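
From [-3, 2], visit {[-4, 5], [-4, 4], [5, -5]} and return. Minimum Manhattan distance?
38
(one optimal route: (-3, 2) → (-4, 5) → (-4, 4) → (5, -5) → (-3, 2))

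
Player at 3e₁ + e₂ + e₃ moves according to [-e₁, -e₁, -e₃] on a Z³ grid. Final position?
(1, 1, 0)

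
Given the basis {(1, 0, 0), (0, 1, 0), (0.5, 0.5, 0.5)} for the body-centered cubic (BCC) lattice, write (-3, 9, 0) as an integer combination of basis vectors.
-3b₁ + 9b₂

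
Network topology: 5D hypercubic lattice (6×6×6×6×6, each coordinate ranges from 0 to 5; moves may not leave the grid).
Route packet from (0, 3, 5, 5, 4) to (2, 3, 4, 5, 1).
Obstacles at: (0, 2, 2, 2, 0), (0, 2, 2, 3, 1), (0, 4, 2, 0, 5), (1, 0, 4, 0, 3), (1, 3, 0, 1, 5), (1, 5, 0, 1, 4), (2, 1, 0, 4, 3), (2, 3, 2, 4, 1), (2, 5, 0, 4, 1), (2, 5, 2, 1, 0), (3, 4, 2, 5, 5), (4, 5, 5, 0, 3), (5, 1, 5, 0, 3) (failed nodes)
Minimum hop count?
6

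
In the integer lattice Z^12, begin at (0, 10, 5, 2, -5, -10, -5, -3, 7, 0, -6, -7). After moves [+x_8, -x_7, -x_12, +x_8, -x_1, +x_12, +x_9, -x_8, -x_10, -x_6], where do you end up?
(-1, 10, 5, 2, -5, -11, -6, -2, 8, -1, -6, -7)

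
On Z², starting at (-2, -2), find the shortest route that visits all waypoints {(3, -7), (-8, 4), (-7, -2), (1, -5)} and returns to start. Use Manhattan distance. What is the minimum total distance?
44
(one optimal route: (-2, -2) → (3, -7) → (1, -5) → (-8, 4) → (-7, -2) → (-2, -2))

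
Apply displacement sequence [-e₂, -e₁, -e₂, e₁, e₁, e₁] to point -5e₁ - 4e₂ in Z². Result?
(-3, -6)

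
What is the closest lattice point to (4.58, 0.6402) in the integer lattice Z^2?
(5, 1)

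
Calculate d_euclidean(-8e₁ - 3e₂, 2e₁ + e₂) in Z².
10.7703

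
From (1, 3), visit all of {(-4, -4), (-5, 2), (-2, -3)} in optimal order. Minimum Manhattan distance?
17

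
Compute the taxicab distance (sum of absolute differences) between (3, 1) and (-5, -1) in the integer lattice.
10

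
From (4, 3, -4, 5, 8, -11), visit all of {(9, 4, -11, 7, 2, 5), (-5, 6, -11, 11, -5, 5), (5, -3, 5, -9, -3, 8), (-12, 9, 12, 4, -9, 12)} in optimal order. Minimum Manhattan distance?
174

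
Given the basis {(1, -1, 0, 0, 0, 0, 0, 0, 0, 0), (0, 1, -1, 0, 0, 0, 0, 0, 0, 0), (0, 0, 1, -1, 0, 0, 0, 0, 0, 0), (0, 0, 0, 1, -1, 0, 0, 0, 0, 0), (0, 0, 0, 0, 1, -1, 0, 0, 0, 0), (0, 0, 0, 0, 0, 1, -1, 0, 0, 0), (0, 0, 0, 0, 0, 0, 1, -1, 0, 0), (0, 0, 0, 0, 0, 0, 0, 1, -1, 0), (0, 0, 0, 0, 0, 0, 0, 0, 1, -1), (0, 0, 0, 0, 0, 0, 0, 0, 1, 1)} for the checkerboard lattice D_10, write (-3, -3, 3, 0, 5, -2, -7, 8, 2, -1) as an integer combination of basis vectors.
-3b₁ - 6b₂ - 3b₃ - 3b₄ + 2b₅ - 7b₇ + b₈ + 2b₉ + b₁₀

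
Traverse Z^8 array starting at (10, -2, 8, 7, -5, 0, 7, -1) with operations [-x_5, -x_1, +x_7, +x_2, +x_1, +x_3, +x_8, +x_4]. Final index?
(10, -1, 9, 8, -6, 0, 8, 0)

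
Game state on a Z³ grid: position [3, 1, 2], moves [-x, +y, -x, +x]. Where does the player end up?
(2, 2, 2)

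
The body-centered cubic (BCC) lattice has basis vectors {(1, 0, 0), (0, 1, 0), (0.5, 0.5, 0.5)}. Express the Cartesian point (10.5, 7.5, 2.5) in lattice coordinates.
8b₁ + 5b₂ + 5b₃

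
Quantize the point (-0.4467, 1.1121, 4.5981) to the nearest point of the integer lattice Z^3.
(0, 1, 5)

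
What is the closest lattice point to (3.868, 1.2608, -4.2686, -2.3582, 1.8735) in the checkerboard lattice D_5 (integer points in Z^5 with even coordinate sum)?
(4, 1, -4, -3, 2)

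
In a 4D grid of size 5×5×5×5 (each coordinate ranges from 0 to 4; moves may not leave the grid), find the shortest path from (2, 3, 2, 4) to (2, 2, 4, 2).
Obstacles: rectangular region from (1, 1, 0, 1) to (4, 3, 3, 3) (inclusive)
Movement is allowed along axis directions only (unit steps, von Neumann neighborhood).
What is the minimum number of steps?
5
(one shortest path: (2, 3, 2, 4) → (2, 2, 2, 4) → (2, 2, 3, 4) → (2, 2, 4, 4) → (2, 2, 4, 3) → (2, 2, 4, 2))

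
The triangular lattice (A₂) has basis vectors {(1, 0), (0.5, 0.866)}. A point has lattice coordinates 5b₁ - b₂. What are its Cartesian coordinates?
(4.5, -0.866)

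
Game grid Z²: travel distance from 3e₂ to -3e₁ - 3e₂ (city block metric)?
9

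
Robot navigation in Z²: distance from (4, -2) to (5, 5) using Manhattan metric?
8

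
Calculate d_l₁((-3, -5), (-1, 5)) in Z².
12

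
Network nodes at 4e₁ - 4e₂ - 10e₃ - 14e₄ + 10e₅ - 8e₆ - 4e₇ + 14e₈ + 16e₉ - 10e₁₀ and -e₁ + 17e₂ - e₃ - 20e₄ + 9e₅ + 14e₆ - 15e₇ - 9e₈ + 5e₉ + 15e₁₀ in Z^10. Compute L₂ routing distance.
49.6387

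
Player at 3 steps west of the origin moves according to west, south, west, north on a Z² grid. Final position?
(-5, 0)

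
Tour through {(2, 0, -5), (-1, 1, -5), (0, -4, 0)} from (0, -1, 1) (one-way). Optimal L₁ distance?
19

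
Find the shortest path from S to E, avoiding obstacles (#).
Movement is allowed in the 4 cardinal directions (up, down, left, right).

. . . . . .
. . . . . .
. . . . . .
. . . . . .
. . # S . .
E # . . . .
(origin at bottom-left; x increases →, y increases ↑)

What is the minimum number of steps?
6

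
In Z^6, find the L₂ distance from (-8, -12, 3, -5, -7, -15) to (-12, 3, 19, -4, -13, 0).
27.55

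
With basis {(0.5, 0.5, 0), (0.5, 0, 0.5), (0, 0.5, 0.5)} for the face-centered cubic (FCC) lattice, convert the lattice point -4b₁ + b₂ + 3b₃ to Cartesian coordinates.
(-1.5, -0.5, 2)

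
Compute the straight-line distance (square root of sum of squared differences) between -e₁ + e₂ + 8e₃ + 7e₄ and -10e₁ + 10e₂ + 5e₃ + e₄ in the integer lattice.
14.3875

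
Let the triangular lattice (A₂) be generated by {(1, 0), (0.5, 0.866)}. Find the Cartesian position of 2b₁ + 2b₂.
(3, 1.732)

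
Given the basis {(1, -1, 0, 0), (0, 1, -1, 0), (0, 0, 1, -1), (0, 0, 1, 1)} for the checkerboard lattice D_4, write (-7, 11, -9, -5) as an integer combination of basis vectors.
-7b₁ + 4b₂ - 5b₄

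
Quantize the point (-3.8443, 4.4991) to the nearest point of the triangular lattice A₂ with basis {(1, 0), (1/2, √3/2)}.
(-3.5, 4.33)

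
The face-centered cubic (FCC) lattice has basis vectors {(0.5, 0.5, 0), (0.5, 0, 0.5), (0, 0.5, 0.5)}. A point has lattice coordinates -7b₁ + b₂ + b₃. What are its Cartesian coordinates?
(-3, -3, 1)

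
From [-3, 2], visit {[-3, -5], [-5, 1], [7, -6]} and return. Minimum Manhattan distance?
40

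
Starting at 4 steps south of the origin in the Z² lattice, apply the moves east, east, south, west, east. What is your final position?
(2, -5)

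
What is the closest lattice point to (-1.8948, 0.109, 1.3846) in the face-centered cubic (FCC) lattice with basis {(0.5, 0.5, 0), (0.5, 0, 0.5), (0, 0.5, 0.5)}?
(-2, 0, 1)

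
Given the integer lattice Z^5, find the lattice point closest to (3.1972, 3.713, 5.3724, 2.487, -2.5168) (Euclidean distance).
(3, 4, 5, 2, -3)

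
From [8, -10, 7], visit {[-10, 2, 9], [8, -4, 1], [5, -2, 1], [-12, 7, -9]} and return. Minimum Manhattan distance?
110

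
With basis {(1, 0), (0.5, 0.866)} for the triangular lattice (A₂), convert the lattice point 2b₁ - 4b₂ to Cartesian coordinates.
(0, -3.464)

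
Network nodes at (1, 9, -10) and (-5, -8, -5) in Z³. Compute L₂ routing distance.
18.7083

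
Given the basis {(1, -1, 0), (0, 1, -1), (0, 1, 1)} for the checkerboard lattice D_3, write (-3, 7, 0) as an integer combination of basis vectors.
-3b₁ + 2b₂ + 2b₃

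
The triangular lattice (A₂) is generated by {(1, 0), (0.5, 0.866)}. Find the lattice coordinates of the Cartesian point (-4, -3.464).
-2b₁ - 4b₂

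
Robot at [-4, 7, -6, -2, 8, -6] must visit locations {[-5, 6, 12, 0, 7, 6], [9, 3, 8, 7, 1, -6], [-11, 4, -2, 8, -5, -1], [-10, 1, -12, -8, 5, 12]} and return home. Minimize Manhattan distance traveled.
222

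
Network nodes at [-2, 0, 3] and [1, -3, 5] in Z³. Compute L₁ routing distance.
8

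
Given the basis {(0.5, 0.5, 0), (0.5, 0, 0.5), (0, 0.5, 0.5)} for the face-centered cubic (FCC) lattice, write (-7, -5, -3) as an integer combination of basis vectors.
-9b₁ - 5b₂ - b₃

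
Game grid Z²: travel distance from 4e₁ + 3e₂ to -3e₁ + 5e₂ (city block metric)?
9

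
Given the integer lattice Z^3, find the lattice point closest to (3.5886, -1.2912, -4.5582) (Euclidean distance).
(4, -1, -5)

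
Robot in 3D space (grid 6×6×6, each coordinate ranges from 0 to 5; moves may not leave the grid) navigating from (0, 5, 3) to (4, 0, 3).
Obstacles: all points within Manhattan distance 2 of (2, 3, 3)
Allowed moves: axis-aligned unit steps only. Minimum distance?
11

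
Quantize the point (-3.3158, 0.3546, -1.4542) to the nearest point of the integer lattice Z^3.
(-3, 0, -1)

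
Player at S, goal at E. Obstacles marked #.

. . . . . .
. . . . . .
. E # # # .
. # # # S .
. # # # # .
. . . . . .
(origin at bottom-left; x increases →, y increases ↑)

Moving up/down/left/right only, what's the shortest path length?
8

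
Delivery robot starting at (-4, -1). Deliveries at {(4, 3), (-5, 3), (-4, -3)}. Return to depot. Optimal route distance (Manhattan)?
30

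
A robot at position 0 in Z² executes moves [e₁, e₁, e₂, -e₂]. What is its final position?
(2, 0)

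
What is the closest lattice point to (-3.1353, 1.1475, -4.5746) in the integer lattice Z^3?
(-3, 1, -5)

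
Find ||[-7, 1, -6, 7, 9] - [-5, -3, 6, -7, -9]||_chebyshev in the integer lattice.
18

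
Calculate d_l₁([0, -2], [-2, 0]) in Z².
4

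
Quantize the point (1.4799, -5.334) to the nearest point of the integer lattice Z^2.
(1, -5)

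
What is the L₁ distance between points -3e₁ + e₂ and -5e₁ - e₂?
4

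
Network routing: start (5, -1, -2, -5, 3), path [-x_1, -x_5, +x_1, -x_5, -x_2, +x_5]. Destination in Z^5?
(5, -2, -2, -5, 2)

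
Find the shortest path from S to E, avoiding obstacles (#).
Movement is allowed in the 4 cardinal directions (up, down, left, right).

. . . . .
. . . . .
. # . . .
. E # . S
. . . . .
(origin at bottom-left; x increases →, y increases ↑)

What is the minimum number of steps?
5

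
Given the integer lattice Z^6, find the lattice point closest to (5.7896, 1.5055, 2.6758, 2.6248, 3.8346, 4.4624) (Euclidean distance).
(6, 2, 3, 3, 4, 4)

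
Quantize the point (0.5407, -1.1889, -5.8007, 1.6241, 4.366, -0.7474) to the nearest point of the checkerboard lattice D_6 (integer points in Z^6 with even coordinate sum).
(0, -1, -6, 2, 4, -1)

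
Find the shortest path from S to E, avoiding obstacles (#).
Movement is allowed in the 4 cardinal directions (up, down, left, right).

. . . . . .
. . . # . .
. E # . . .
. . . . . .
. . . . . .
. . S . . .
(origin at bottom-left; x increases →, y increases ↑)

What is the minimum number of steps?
4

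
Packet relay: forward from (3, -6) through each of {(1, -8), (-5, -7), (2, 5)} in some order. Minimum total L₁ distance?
30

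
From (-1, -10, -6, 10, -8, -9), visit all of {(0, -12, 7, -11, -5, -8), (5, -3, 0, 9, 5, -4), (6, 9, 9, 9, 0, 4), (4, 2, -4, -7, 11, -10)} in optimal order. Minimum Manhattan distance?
165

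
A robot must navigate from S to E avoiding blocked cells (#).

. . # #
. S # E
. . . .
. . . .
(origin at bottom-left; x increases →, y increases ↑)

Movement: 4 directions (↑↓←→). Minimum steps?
4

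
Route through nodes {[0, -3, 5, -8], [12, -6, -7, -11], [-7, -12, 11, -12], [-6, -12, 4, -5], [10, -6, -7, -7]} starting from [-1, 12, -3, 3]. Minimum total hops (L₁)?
113
(one optimal route: (-1, 12, -3, 3) → (10, -6, -7, -7) → (12, -6, -7, -11) → (0, -3, 5, -8) → (-6, -12, 4, -5) → (-7, -12, 11, -12))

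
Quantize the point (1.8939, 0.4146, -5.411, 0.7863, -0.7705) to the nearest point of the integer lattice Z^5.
(2, 0, -5, 1, -1)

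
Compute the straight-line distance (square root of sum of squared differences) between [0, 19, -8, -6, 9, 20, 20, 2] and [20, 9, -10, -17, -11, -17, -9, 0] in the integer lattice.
56.9122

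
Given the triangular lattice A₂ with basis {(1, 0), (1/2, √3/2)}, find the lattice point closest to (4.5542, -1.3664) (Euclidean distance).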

^^^^^^^^

TASK TO COMPLETE:
Would you filter the records and copy each line that contains the word "ranges"?

RESPONSE BOX:
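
Network topology: 5D hypercubic lattice (6×6×6×6×6, each coordinate ranges from 0 to 5; moves may not leave the grid).
In a 4D grid of size 5×5×5×5 (each coordinate ranges from 0 to 4; moves may not leave the grid), find the shortest path from (2, 3, 2, 4) to (2, 2, 4, 2).
Robot in 3D space (grid 6×6×6, each coordinate ranges from 0 to 5; moves may not leave the grid) navigating from (0, 5, 3) to (4, 0, 3).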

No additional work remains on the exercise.